Exercise: What is needed is an exact retyping of the records below, from the first line through the line that contains "Day 5: 94 present, 68 late".

........

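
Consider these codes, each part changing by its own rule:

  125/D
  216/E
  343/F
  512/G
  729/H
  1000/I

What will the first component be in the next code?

1331

First component: perfect cubes: 5³, 6³, 7³, …; 125, 216, 343, 512, 729, 1000 → 1331.
Letter goes D, E, F, G, H, I → J (letters move forward 1 place in the alphabet).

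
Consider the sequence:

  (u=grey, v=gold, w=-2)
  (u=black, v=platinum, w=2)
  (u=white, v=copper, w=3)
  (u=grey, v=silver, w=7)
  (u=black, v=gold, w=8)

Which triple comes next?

For the u, repeats grey → black → white: grey, black, white, grey, black → white.
V — repeats gold → platinum → copper → silver: gold, platinum, copper, silver, gold → platinum.
W: -2, 2, 3, 7, 8 → 12 (alternating steps +4, +1, +4, +1, …).
Combining the parts gives (u=white, v=platinum, w=12).

(u=white, v=platinum, w=12)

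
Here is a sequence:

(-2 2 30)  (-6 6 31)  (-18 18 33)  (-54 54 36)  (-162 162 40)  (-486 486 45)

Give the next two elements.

(-1458 1458 51), (-4374 4374 58)

First entry: -2, -6, -18, -54, -162, -486 → -1458 → -4374 (×3 each step).
Second entry: ×3 each step, so 2, 6, 18, 54, 162, 486 → 1458 → 4374.
Third entry: 30, 31, 33, 36, 40, 45 → 51 → 58 (differences are 1, 2, 3, … (increasing by 1 each time)).
Putting the parts together: (-1458 1458 51) and then (-4374 4374 58).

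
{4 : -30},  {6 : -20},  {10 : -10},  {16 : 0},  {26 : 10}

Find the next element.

First value: each term is the sum of the two before it, so 4, 6, 10, 16, 26 → 42.
Second value: +10 each step; -30, -20, -10, 0, 10 → 20.
Combining the parts gives {42 : 20}.

{42 : 20}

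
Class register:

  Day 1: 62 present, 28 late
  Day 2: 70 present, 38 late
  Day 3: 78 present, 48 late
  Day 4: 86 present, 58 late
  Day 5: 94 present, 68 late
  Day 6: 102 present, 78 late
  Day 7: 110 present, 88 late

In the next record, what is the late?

Late: +10 each step, so 28, 38, 48, 58, 68, 78, 88 → 98.

98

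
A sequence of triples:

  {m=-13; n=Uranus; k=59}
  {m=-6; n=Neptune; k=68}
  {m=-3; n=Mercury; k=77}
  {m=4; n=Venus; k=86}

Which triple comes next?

For the m, alternating steps +7, +3, +7, +3, …: -13, -6, -3, 4 → 7.
For the n, runs through the planets Mercury→Neptune: Uranus, Neptune, Mercury, Venus → Earth.
K — +9 each step: 59, 68, 77, 86 → 95.
Combining the parts gives {m=7; n=Earth; k=95}.

{m=7; n=Earth; k=95}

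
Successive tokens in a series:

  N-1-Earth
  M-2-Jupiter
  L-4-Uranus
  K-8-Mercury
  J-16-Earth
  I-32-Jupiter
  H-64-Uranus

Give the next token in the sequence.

G-128-Mercury

Letter: letters move back 1 place in the alphabet; N, M, L, K, J, I, H → G.
Second component: ×2 each step, so 1, 2, 4, 8, 16, 32, 64 → 128.
Planet: Earth, Jupiter, Uranus, Mercury, Earth, Jupiter, Uranus → Mercury (repeats Earth → Jupiter → Uranus → Mercury).
Putting it together: G-128-Mercury.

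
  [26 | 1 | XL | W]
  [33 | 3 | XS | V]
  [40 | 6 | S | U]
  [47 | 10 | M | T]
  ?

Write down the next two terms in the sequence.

First value goes 26, 33, 40, 47 → 54 → 61 (+7 each step).
Second value: differences are 2, 3, 4, … (increasing by 1 each time), so 1, 3, 6, 10 → 15 → 21.
Size: runs through clothing sizes XS→XL, so XL, XS, S, M → L → XL.
Letter: letters move back 1 place in the alphabet, so W, V, U, T → S → R.
Putting the parts together: [54 | 15 | L | S] and then [61 | 21 | XL | R].

[54 | 15 | L | S], [61 | 21 | XL | R]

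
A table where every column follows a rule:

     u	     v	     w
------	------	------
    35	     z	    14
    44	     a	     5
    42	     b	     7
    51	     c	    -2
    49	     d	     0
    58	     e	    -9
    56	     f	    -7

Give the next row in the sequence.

For the column u, alternating steps +9, −2, +9, −2, …: 35, 44, 42, 51, 49, 58, 56 → 65.
Column v goes z, a, b, c, d, e, f → g (letters move forward 1 place in the alphabet, wrapping Z→A).
For the column w, together with the column u always sums to 49: 14, 5, 7, -2, 0, -9, -7 → -16.
So the next row is 65  g  -16.

65  g  -16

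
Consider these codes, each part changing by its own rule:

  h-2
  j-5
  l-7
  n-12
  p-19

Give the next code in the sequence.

Letter: letters move forward 2 places in the alphabet, so h, j, l, n, p → r.
Second component: each term is the sum of the two before it, so 2, 5, 7, 12, 19 → 31.
Putting it together: r-31.

r-31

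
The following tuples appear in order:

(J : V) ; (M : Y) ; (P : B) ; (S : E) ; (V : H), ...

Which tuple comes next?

First letter: letters move forward 3 places in the alphabet; J, M, P, S, V → Y.
Second letter goes V, Y, B, E, H → K (letters move forward 3 places in the alphabet, wrapping Z→A).
Putting it together: (Y : K).

(Y : K)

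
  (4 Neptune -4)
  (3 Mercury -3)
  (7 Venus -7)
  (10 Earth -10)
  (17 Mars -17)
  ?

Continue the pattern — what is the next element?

(27 Jupiter -27)

First entry: 4, 3, 7, 10, 17 → 27 (each term is the sum of the two before it).
Planet: runs through the planets Mercury→Neptune; Neptune, Mercury, Venus, Earth, Mars → Jupiter.
Third entry: always the negative of the first entry, so -4, -3, -7, -10, -17 → -27.
So the next element is (27 Jupiter -27).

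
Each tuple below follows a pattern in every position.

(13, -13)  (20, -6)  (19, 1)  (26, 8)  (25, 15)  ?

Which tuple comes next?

First value: 13, 20, 19, 26, 25 → 32 (alternating steps +7, −1, +7, −1, …).
Second value: +7 each step, so -13, -6, 1, 8, 15 → 22.
Combining the parts gives (32, 22).

(32, 22)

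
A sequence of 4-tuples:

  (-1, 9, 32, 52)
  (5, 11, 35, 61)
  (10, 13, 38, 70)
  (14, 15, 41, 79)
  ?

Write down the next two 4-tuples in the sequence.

For the first entry, differences are 6, 5, 4, … (decreasing by 1 each time): -1, 5, 10, 14 → 17 → 19.
Second entry goes 9, 11, 13, 15 → 17 → 19 (+2 each step).
For the third entry, +3 each step: 32, 35, 38, 41 → 44 → 47.
Fourth entry: 52, 61, 70, 79 → 88 → 97 (+9 each step).
Putting the parts together: (17, 17, 44, 88) and then (19, 19, 47, 97).

(17, 17, 44, 88), (19, 19, 47, 97)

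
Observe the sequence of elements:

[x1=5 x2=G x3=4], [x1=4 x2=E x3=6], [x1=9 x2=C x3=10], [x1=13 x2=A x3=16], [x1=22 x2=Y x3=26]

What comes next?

For the x1, each term is the sum of the two before it: 5, 4, 9, 13, 22 → 35.
X2: letters move back 2 places in the alphabet, wrapping A→Z, so G, E, C, A, Y → W.
X3: 4, 6, 10, 16, 26 → 42 (each term is the sum of the two before it).
Combining the parts gives [x1=35 x2=W x3=42].

[x1=35 x2=W x3=42]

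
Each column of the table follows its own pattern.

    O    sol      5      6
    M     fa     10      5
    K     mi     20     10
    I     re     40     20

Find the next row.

Letter — letters move back 2 places in the alphabet: O, M, K, I → G.
Note: runs backward through the solfège scale do→ti, so sol, fa, mi, re → do.
Third component: ×2 each step, so 5, 10, 20, 40 → 80.
Fourth component: always the previous value of the third component; 6, 5, 10, 20 → 40.
Putting it together: G  do  80  40.

G  do  80  40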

........

Exercise response:
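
Consider these codes, each part changing by its own rule:

  125/D
  216/E
  343/F
  512/G
  729/H
  1000/I

What will the first component be in the next code?

1331

First component: perfect cubes: 5³, 6³, 7³, …; 125, 216, 343, 512, 729, 1000 → 1331.
Letter goes D, E, F, G, H, I → J (letters move forward 1 place in the alphabet).

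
Consider the sequence:

  (u=grey, v=gold, w=-2)
  (u=black, v=platinum, w=2)
  (u=white, v=copper, w=3)
  (u=grey, v=silver, w=7)
  (u=black, v=gold, w=8)

Which triple comes next?

For the u, repeats grey → black → white: grey, black, white, grey, black → white.
V — repeats gold → platinum → copper → silver: gold, platinum, copper, silver, gold → platinum.
W: -2, 2, 3, 7, 8 → 12 (alternating steps +4, +1, +4, +1, …).
Combining the parts gives (u=white, v=platinum, w=12).

(u=white, v=platinum, w=12)

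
Here is a sequence:

(-2 2 30)  (-6 6 31)  (-18 18 33)  (-54 54 36)  (-162 162 40)  (-486 486 45)

Give the next two elements.

(-1458 1458 51), (-4374 4374 58)

First entry: -2, -6, -18, -54, -162, -486 → -1458 → -4374 (×3 each step).
Second entry: ×3 each step, so 2, 6, 18, 54, 162, 486 → 1458 → 4374.
Third entry: 30, 31, 33, 36, 40, 45 → 51 → 58 (differences are 1, 2, 3, … (increasing by 1 each time)).
Putting the parts together: (-1458 1458 51) and then (-4374 4374 58).

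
{4 : -30},  {6 : -20},  {10 : -10},  {16 : 0},  {26 : 10}

Find the next element.

First value: each term is the sum of the two before it, so 4, 6, 10, 16, 26 → 42.
Second value: +10 each step; -30, -20, -10, 0, 10 → 20.
Combining the parts gives {42 : 20}.

{42 : 20}

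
Class register:

  Day 1: 62 present, 28 late
  Day 2: 70 present, 38 late
  Day 3: 78 present, 48 late
  Day 4: 86 present, 58 late
  Day 5: 94 present, 68 late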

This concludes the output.